Exercise instructions — Repeat every entry exactly as it appears.

Data in this exercise —
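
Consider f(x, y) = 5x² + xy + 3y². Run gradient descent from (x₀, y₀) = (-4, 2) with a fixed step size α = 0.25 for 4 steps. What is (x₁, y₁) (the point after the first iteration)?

(5.5, 0)

∇f = (10x + y, x + 6y)
(x₁, y₁) = (-4, 2) − 0.25·(-38, 8) = (5.5, 0)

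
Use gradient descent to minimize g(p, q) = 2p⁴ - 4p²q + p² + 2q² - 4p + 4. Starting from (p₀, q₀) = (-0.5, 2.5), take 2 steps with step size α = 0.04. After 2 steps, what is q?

∇g = (8p³ - 8pq + 2p - 4, -4p² + 4q)
(p₁, q₁) = (-0.5, 2.5) − 0.04·(4, 9) = (-0.66, 2.14)
(p₂, q₂) = (-0.66, 2.14) − 0.04·(3.679232, 6.8176) = (-0.80716928, 1.867296)
q = 1.867296

1.867296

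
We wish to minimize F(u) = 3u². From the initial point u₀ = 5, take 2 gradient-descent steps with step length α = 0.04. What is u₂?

F′(u) = 6u
u₁ = 5 − 0.04·30 = 3.8
u₂ = 3.8 − 0.04·22.8 = 2.888

2.888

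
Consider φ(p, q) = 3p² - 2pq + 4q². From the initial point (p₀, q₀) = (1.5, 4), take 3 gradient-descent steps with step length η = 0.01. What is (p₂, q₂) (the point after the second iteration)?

∇φ = (6p - 2q, -2p + 8q)
Step 1: at (1.5, 4), ∇φ = (1, 29) → (1.5, 4) − 0.01·(1, 29) = (1.49, 3.71)
Step 2: at (1.49, 3.71), ∇φ = (1.52, 26.7) → (1.49, 3.71) − 0.01·(1.52, 26.7) = (1.4748, 3.443)

(1.4748, 3.443)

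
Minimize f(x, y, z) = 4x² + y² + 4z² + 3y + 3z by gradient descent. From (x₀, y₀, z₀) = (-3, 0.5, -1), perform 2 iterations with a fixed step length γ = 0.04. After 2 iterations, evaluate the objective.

∇f = (8x, 2y + 3, 8z + 3)
Step 1: at (-3, 0.5, -1), ∇f = (-24, 4, -5) → (-3, 0.5, -1) − 0.04·(-24, 4, -5) = (-2.04, 0.34, -0.8)
Step 2: at (-2.04, 0.34, -0.8), ∇f = (-16.32, 3.68, -3.4) → (-2.04, 0.34, -0.8) − 0.04·(-16.32, 3.68, -3.4) = (-1.3872, 0.1928, -0.664)
f(-1.3872, 0.1928, -0.664) = 8.0844512

8.0844512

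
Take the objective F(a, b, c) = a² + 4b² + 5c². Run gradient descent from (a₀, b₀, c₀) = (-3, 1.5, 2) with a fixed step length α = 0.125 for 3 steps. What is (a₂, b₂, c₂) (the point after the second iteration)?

∇F = (2a, 8b, 10c)
Step 1: at (-3, 1.5, 2), ∇F = (-6, 12, 20) → (-3, 1.5, 2) − 0.125·(-6, 12, 20) = (-2.25, 0, -0.5)
Step 2: at (-2.25, 0, -0.5), ∇F = (-4.5, 0, -5) → (-2.25, 0, -0.5) − 0.125·(-4.5, 0, -5) = (-1.6875, 0, 0.125)

(-1.6875, 0, 0.125)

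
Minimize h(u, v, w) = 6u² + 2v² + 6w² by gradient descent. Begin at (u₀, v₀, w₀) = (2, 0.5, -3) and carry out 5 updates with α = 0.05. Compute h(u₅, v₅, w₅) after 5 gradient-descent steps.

∇h = (12u, 4v, 12w)
(u₁, v₁, w₁) = (2, 0.5, -3) − 0.05·(24, 2, -36) = (0.8, 0.4, -1.2)
(u₂, v₂, w₂) = (0.8, 0.4, -1.2) − 0.05·(9.6, 1.6, -14.4) = (0.32, 0.32, -0.48)
(u₃, v₃, w₃) = (0.32, 0.32, -0.48) − 0.05·(3.84, 1.28, -5.76) = (0.128, 0.256, -0.192)
(u₄, v₄, w₄) = (0.128, 0.256, -0.192) − 0.05·(1.536, 1.024, -2.304) = (0.0512, 0.2048, -0.0768)
(u₅, v₅, w₅) = (0.0512, 0.2048, -0.0768) − 0.05·(0.6144, 0.8192, -0.9216) = (0.02048, 0.16384, -0.03072)
h(0.02048, 0.16384, -0.03072) = 0.061865984

0.061865984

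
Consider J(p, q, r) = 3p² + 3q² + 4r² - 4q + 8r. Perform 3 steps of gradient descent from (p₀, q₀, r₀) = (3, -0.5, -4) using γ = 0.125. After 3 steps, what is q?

0.6484375

∇J = (6p, 6q - 4, 8r + 8)
Step 1: at (3, -0.5, -4), ∇J = (18, -7, -24) → (3, -0.5, -4) − 0.125·(18, -7, -24) = (0.75, 0.375, -1)
Step 2: at (0.75, 0.375, -1), ∇J = (4.5, -1.75, 0) → (0.75, 0.375, -1) − 0.125·(4.5, -1.75, 0) = (0.1875, 0.59375, -1)
Step 3: at (0.1875, 0.59375, -1), ∇J = (1.125, -0.4375, 0) → (0.1875, 0.59375, -1) − 0.125·(1.125, -0.4375, 0) = (0.046875, 0.6484375, -1)
q = 0.6484375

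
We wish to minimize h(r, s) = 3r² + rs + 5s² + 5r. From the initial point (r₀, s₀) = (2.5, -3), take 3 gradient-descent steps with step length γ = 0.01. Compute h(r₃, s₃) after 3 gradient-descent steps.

∇h = (6r + s + 5, r + 10s)
(r₁, s₁) = (2.5, -3) − 0.01·(17, -27.5) = (2.33, -2.725)
(r₂, s₂) = (2.33, -2.725) − 0.01·(16.255, -24.92) = (2.16745, -2.4758)
(r₃, s₃) = (2.16745, -2.4758) − 0.01·(15.5289, -22.59055) = (2.012161, -2.2498945)
h(2.012161, -2.2498945) = 42.99015700839975

42.99015700839975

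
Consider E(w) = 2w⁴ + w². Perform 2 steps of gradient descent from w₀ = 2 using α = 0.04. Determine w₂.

-0.54296064

E′(w) = 8w³ + 2w
Step 1: E′(2) = 68; w₁ = 2 − 0.04·68 = -0.72
Step 2: E′(-0.72) = -4.425984; w₂ = -0.72 − 0.04·(-4.425984) = -0.54296064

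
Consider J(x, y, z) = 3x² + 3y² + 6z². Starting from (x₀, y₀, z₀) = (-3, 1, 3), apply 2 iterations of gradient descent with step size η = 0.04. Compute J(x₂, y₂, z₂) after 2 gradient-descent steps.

13.95692544

∇J = (6x, 6y, 12z)
Step 1: at (-3, 1, 3), ∇J = (-18, 6, 36) → (-3, 1, 3) − 0.04·(-18, 6, 36) = (-2.28, 0.76, 1.56)
Step 2: at (-2.28, 0.76, 1.56), ∇J = (-13.68, 4.56, 18.72) → (-2.28, 0.76, 1.56) − 0.04·(-13.68, 4.56, 18.72) = (-1.7328, 0.5776, 0.8112)
J(-1.7328, 0.5776, 0.8112) = 13.95692544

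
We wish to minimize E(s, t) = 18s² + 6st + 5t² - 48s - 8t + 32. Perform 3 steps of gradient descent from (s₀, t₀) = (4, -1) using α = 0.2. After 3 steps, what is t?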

Result of this exercise —
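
Consider f(x, y) = 5x² + xy + 3y². Run gradient descent from (x₀, y₀) = (-4, 2) with a fixed step size α = 0.25 for 4 steps. What is (x₁, y₁) (the point after the first iteration)?

(5.5, 0)

∇f = (10x + y, x + 6y)
(x₁, y₁) = (-4, 2) − 0.25·(-38, 8) = (5.5, 0)

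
Use gradient descent to minimize g(p, q) = 2p⁴ - 4p²q + p² + 2q² - 4p + 4. Starting from (p₀, q₀) = (-0.5, 2.5), take 2 steps with step size α = 0.04. After 2 steps, what is q?

∇g = (8p³ - 8pq + 2p - 4, -4p² + 4q)
(p₁, q₁) = (-0.5, 2.5) − 0.04·(4, 9) = (-0.66, 2.14)
(p₂, q₂) = (-0.66, 2.14) − 0.04·(3.679232, 6.8176) = (-0.80716928, 1.867296)
q = 1.867296

1.867296

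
We wish to minimize F(u) = 3u². From the initial point u₀ = 5, take 2 gradient-descent steps with step length α = 0.04. What is u₂?

F′(u) = 6u
u₁ = 5 − 0.04·30 = 3.8
u₂ = 3.8 − 0.04·22.8 = 2.888

2.888

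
Consider φ(p, q) = 3p² - 2pq + 4q². From the initial point (p₀, q₀) = (1.5, 4), take 3 gradient-descent steps with step length η = 0.01. What is (p₂, q₂) (the point after the second iteration)?

∇φ = (6p - 2q, -2p + 8q)
Step 1: at (1.5, 4), ∇φ = (1, 29) → (1.5, 4) − 0.01·(1, 29) = (1.49, 3.71)
Step 2: at (1.49, 3.71), ∇φ = (1.52, 26.7) → (1.49, 3.71) − 0.01·(1.52, 26.7) = (1.4748, 3.443)

(1.4748, 3.443)

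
Minimize f(x, y, z) = 4x² + y² + 4z² + 3y + 3z by gradient descent. From (x₀, y₀, z₀) = (-3, 0.5, -1), perform 2 iterations with a fixed step length γ = 0.04. After 2 iterations, evaluate the objective.

∇f = (8x, 2y + 3, 8z + 3)
Step 1: at (-3, 0.5, -1), ∇f = (-24, 4, -5) → (-3, 0.5, -1) − 0.04·(-24, 4, -5) = (-2.04, 0.34, -0.8)
Step 2: at (-2.04, 0.34, -0.8), ∇f = (-16.32, 3.68, -3.4) → (-2.04, 0.34, -0.8) − 0.04·(-16.32, 3.68, -3.4) = (-1.3872, 0.1928, -0.664)
f(-1.3872, 0.1928, -0.664) = 8.0844512

8.0844512

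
Take the objective F(a, b, c) = a² + 4b² + 5c². Run gradient descent from (a₀, b₀, c₀) = (-3, 1.5, 2) with a fixed step length α = 0.125 for 3 steps. What is (a₂, b₂, c₂) (the point after the second iteration)?

∇F = (2a, 8b, 10c)
Step 1: at (-3, 1.5, 2), ∇F = (-6, 12, 20) → (-3, 1.5, 2) − 0.125·(-6, 12, 20) = (-2.25, 0, -0.5)
Step 2: at (-2.25, 0, -0.5), ∇F = (-4.5, 0, -5) → (-2.25, 0, -0.5) − 0.125·(-4.5, 0, -5) = (-1.6875, 0, 0.125)

(-1.6875, 0, 0.125)

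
Minimize h(u, v, w) = 6u² + 2v² + 6w² by gradient descent. Begin at (u₀, v₀, w₀) = (2, 0.5, -3) and carry out 5 updates with α = 0.05. Compute h(u₅, v₅, w₅) after 5 gradient-descent steps.

∇h = (12u, 4v, 12w)
(u₁, v₁, w₁) = (2, 0.5, -3) − 0.05·(24, 2, -36) = (0.8, 0.4, -1.2)
(u₂, v₂, w₂) = (0.8, 0.4, -1.2) − 0.05·(9.6, 1.6, -14.4) = (0.32, 0.32, -0.48)
(u₃, v₃, w₃) = (0.32, 0.32, -0.48) − 0.05·(3.84, 1.28, -5.76) = (0.128, 0.256, -0.192)
(u₄, v₄, w₄) = (0.128, 0.256, -0.192) − 0.05·(1.536, 1.024, -2.304) = (0.0512, 0.2048, -0.0768)
(u₅, v₅, w₅) = (0.0512, 0.2048, -0.0768) − 0.05·(0.6144, 0.8192, -0.9216) = (0.02048, 0.16384, -0.03072)
h(0.02048, 0.16384, -0.03072) = 0.061865984

0.061865984

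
Consider J(p, q, r) = 3p² + 3q² + 4r² - 4q + 8r. Perform 3 steps of gradient descent from (p₀, q₀, r₀) = (3, -0.5, -4) using γ = 0.125. After 3 steps, what is q?

0.6484375

∇J = (6p, 6q - 4, 8r + 8)
Step 1: at (3, -0.5, -4), ∇J = (18, -7, -24) → (3, -0.5, -4) − 0.125·(18, -7, -24) = (0.75, 0.375, -1)
Step 2: at (0.75, 0.375, -1), ∇J = (4.5, -1.75, 0) → (0.75, 0.375, -1) − 0.125·(4.5, -1.75, 0) = (0.1875, 0.59375, -1)
Step 3: at (0.1875, 0.59375, -1), ∇J = (1.125, -0.4375, 0) → (0.1875, 0.59375, -1) − 0.125·(1.125, -0.4375, 0) = (0.046875, 0.6484375, -1)
q = 0.6484375

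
We wish to minimize h(r, s) = 3r² + rs + 5s² + 5r. From the initial point (r₀, s₀) = (2.5, -3), take 3 gradient-descent steps with step length γ = 0.01. Compute h(r₃, s₃) after 3 gradient-descent steps.

∇h = (6r + s + 5, r + 10s)
(r₁, s₁) = (2.5, -3) − 0.01·(17, -27.5) = (2.33, -2.725)
(r₂, s₂) = (2.33, -2.725) − 0.01·(16.255, -24.92) = (2.16745, -2.4758)
(r₃, s₃) = (2.16745, -2.4758) − 0.01·(15.5289, -22.59055) = (2.012161, -2.2498945)
h(2.012161, -2.2498945) = 42.99015700839975

42.99015700839975

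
Consider E(w) = 2w⁴ + w². Perform 2 steps of gradient descent from w₀ = 2 using α = 0.04. Determine w₂.

-0.54296064

E′(w) = 8w³ + 2w
Step 1: E′(2) = 68; w₁ = 2 − 0.04·68 = -0.72
Step 2: E′(-0.72) = -4.425984; w₂ = -0.72 − 0.04·(-4.425984) = -0.54296064

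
Consider J(x, y, z) = 3x² + 3y² + 6z². Starting from (x₀, y₀, z₀) = (-3, 1, 3), apply 2 iterations of gradient descent with step size η = 0.04. Compute J(x₂, y₂, z₂) after 2 gradient-descent steps.

13.95692544

∇J = (6x, 6y, 12z)
Step 1: at (-3, 1, 3), ∇J = (-18, 6, 36) → (-3, 1, 3) − 0.04·(-18, 6, 36) = (-2.28, 0.76, 1.56)
Step 2: at (-2.28, 0.76, 1.56), ∇J = (-13.68, 4.56, 18.72) → (-2.28, 0.76, 1.56) − 0.04·(-13.68, 4.56, 18.72) = (-1.7328, 0.5776, 0.8112)
J(-1.7328, 0.5776, 0.8112) = 13.95692544

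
We wish to minimize E(s, t) = 18s² + 6st + 5t² - 48s - 8t + 32. Perform 3 steps of gradient descent from (s₀, t₀) = (4, -1) using α = 0.2. After 3 steps, what is t?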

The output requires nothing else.